Collect every line below that contains the word "parameters".

Data excerpts:
* * * *
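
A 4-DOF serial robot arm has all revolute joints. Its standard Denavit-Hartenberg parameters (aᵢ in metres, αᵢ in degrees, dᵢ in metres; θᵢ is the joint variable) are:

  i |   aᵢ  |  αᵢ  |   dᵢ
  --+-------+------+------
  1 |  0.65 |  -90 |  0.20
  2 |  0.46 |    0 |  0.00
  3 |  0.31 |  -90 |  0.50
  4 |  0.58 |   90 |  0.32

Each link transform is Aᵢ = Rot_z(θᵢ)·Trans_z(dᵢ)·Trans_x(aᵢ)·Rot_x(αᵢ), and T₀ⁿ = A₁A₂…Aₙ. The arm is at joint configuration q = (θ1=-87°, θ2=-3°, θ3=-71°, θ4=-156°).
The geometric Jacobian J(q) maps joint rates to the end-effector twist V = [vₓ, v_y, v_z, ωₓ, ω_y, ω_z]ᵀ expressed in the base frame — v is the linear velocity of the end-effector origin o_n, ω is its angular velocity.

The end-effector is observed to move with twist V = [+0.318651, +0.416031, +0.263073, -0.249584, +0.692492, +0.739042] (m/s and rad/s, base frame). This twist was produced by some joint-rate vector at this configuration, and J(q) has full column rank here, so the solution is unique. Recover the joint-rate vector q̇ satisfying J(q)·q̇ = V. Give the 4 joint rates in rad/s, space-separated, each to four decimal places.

0.5370 -0.8200 0.6070 -0.7330

o_n = [0.8059, -1.3160, -0.0755]
J₁: ẑ×o_n = [1.3160, 0.8059, -0.0000], ω = ẑ
J2: z=[0.9986, 0.0523, 0.0000] o=[0.0340, -0.6491, 0.2000] → [-0.0144, 0.2751, -0.7064, 0.9986, 0.0523, 0.0000]
J3: z=[0.9986, 0.0523, 0.0000] o=[0.0581, -1.1078, 0.2241] → [-0.0157, 0.2991, -0.2470, 0.9986, 0.0523, 0.0000]
J4: z=[0.0503, -0.9599, -0.2756] o=[0.5618, -1.1670, 0.5221] → [0.5325, -0.0372, 0.2268, 0.0503, -0.9599, -0.2756]
q̇ = J⁺·V = [0.5370, -0.8200, 0.6070, -0.7330]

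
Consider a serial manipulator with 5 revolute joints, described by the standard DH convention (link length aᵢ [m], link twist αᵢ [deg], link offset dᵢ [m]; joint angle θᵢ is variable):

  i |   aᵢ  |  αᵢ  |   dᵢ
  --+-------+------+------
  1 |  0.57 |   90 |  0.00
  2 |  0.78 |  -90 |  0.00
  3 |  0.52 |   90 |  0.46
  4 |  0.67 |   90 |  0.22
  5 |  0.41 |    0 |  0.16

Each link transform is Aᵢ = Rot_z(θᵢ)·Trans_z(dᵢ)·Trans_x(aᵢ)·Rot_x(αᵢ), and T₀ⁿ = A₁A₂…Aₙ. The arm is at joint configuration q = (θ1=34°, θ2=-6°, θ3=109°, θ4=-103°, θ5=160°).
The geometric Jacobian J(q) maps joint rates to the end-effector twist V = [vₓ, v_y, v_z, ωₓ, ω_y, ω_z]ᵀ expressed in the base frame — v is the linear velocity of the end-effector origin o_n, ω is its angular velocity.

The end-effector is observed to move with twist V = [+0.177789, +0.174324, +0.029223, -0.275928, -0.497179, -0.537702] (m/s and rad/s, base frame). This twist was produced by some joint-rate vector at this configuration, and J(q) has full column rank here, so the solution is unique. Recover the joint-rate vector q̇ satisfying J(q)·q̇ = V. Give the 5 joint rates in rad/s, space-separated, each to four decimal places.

o_n = [1.1107, 1.2328, 0.1104]
J₁: ẑ×o_n = [-1.2328, 1.1107, 0.0000], ω = ẑ
J2: z=[0.5592, -0.8290, 0.0000] o=[0.4726, 0.3187, 0.0000] → [-0.0916, -0.0618, 1.0402, 0.5592, -0.8290, 0.0000]
J3: z=[0.0867, 0.0585, 0.9945] o=[1.1157, 0.7525, -0.0815] → [-0.4664, -0.0216, 0.0419, 0.0867, 0.0585, 0.9945]
J4: z=[0.5975, 0.7957, -0.0988] o=[0.7410, 1.0929, 0.3936] → [-0.2115, 0.1327, -0.2105, 0.5975, 0.7957, -0.0988]
J5: z=[0.7962, -0.5742, 0.1906] o=[0.9360, 1.1389, -0.2825] → [-0.2435, -0.2796, 0.1750, 0.7962, -0.5742, 0.1906]
q̇ = J⁺·V = [0.2410, -0.0690, -0.8670, -0.5060, 0.1760]

0.2410 -0.0690 -0.8670 -0.5060 0.1760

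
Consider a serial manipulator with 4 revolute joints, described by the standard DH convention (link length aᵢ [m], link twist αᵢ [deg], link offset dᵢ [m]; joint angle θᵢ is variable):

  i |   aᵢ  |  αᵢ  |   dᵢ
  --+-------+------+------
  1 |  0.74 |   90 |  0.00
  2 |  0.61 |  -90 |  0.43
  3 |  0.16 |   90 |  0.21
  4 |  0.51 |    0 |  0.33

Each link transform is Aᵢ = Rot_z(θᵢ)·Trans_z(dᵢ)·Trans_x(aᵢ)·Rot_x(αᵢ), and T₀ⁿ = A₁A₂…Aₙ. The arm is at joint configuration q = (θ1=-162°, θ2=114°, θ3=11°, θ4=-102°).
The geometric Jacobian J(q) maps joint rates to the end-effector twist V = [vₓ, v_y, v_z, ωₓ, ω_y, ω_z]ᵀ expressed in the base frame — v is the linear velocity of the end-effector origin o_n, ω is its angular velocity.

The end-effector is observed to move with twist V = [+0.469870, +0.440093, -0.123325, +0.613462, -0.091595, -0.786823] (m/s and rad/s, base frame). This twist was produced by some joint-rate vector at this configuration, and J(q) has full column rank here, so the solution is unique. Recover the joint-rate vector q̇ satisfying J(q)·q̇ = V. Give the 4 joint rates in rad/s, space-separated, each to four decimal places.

-0.4110 0.3280 0.6600 -0.6160

o_n = [-0.9037, 0.4883, 0.7807]
J₁: ẑ×o_n = [-0.4883, -0.9037, 0.0000], ω = ẑ
J2: z=[-0.3090, 0.9511, 0.0000] o=[-0.7038, -0.2287, 0.0000] → [0.7425, 0.2412, -0.0314, -0.3090, 0.9511, 0.0000]
J3: z=[0.8688, 0.2823, -0.4067] o=[-0.6007, 0.2570, 0.5573] → [0.1572, -0.0708, 0.2865, 0.8688, 0.2823, -0.4067]
J4: z=[-0.2295, 0.9576, 0.1743] o=[-0.3480, 0.3069, 0.6153] → [0.1267, -0.0589, 0.4905, -0.2295, 0.9576, 0.1743]
q̇ = J⁺·V = [-0.4110, 0.3280, 0.6600, -0.6160]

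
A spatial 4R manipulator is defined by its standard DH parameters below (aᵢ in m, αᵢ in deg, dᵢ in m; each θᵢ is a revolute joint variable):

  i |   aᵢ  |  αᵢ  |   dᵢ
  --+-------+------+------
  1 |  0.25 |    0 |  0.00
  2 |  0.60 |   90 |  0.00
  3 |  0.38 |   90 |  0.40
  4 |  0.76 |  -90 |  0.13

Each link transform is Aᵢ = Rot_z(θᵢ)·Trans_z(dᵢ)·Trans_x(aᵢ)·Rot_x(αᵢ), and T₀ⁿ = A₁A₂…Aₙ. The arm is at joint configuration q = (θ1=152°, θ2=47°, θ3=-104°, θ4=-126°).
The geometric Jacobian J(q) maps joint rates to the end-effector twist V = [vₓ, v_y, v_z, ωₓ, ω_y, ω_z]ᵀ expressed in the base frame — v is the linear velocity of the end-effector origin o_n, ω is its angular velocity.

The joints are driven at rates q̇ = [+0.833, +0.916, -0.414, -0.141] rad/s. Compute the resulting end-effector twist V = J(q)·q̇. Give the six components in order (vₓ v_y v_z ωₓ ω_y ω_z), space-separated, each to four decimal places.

0.4586 -0.8321 0.1297 0.0054 -0.4360 1.7149

o_n = [-0.6141, -0.2453, 0.0962]
J₁: ẑ×o_n = [0.2453, -0.6141, 0.0000], ω = ẑ
J2: z=[0.0000, 0.0000, 1.0000] o=[-0.2207, 0.1174, 0.0000] → [0.3627, -0.3934, 0.0000, 0.0000, 0.0000, 1.0000]
J3: z=[-0.3256, 0.9455, 0.0000] o=[-0.7880, -0.0780, 0.0000] → [0.0909, 0.0313, -0.1100, -0.3256, 0.9455, 0.0000]
J4: z=[0.9174, 0.3159, 0.2419] o=[-0.8314, 0.3302, -0.3687] → [0.2861, -0.3740, -0.5966, 0.9174, 0.3159, 0.2419]
V = J·q̇ = [0.4586, -0.8321, 0.1297, 0.0054, -0.4360, 1.7149]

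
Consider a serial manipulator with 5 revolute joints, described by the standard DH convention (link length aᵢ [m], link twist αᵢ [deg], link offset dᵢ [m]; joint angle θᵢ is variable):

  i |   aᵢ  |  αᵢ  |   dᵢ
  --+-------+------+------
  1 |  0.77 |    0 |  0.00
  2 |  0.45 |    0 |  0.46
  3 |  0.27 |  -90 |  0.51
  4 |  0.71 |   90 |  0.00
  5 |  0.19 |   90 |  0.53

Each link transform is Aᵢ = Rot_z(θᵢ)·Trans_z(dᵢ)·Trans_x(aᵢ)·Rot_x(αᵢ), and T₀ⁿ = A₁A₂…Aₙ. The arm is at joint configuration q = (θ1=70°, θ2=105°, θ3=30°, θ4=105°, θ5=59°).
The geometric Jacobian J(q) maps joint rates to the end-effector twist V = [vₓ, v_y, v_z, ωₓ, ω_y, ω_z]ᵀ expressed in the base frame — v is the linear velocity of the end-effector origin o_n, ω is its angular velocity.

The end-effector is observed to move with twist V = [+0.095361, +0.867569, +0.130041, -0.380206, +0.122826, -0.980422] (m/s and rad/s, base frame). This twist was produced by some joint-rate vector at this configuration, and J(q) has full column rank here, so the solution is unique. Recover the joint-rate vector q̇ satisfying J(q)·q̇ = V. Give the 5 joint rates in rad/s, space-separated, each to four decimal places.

o_n = [-0.6353, 0.3731, 0.0525]
J₁: ẑ×o_n = [-0.3731, -0.6353, 0.0000], ω = ẑ
J2: z=[0.0000, 0.0000, 1.0000] o=[0.2634, 0.7236, 0.0000] → [0.3505, -0.8986, 0.0000, 0.0000, 0.0000, 1.0000]
J3: z=[0.0000, 0.0000, 1.0000] o=[-0.1849, 0.7628, 0.4600] → [0.3897, -0.4504, 0.0000, 0.0000, 0.0000, 1.0000]
J4: z=[0.4226, -0.9063, 0.0000] o=[-0.4296, 0.6487, 0.9700] → [0.8315, 0.3878, -0.3029, 0.4226, -0.9063, 0.0000]
J5: z=[-0.8754, -0.4082, -0.2588] o=[-0.2631, 0.7263, 0.2842] → [0.0032, -0.1065, 0.1573, -0.8754, -0.4082, -0.2588]
q̇ = J⁺·V = [-0.8300, -0.9940, 0.9220, -0.2720, 0.3030]

-0.8300 -0.9940 0.9220 -0.2720 0.3030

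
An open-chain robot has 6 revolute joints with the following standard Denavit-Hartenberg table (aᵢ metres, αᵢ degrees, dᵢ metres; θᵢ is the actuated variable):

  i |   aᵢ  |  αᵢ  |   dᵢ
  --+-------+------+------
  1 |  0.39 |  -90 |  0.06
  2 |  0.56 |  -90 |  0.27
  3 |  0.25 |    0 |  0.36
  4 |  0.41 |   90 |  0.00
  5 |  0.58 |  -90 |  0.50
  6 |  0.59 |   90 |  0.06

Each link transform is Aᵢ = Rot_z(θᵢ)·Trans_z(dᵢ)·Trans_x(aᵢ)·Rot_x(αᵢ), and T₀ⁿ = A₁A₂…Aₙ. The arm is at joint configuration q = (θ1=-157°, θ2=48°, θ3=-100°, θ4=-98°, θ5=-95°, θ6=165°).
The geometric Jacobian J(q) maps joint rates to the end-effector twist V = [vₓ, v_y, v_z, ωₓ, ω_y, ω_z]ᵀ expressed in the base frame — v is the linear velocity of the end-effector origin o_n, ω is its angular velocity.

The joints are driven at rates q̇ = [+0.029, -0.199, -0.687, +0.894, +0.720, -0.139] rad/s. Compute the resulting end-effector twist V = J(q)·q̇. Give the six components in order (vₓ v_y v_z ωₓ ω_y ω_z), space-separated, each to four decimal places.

0.1813 -0.0535 0.1820 -0.3969 0.7451 -0.3808

o_n = [-0.2168, -0.1366, -0.3029]
J₁: ẑ×o_n = [0.1366, -0.2168, 0.0000], ω = ẑ
J2: z=[0.3907, -0.9205, 0.0000] o=[-0.3590, -0.1524, 0.0600] → [0.3341, 0.1418, 0.1371, 0.3907, -0.9205, 0.0000]
J3: z=[0.6841, 0.2904, -0.6691] o=[-0.5984, -0.5473, -0.3562] → [0.2903, -0.2918, 0.1702, 0.6841, 0.2904, -0.6691]
J4: z=[0.6841, 0.2904, -0.6691] o=[-0.2292, -0.6581, -0.5648] → [0.4250, -0.1875, 0.3531, 0.6841, 0.2904, -0.6691]
J5: z=[-0.5619, 0.7947, -0.2296] o=[-0.0386, -0.4395, -0.2750] → [0.0474, 0.0253, -0.0286, -0.5619, 0.7947, -0.2296]
J6: z=[0.4037, 0.5058, 0.7624] o=[-0.7383, -0.2369, -0.0389] → [-0.2100, 0.5041, -0.2233, 0.4037, 0.5058, 0.7624]
V = J·q̇ = [0.1813, -0.0535, 0.1820, -0.3969, 0.7451, -0.3808]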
* * * *
* Result *
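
A 4-DOF serial robot arm has all revolute joints. Its standard Denavit-Hartenberg parameters (aᵢ in metres, αᵢ in degrees, dᵢ in metres; θᵢ is the joint variable) are:
A spatial 4R manipulator is defined by its standard DH parameters below (aᵢ in m, αᵢ in deg, dᵢ in m; each θᵢ is a revolute joint variable):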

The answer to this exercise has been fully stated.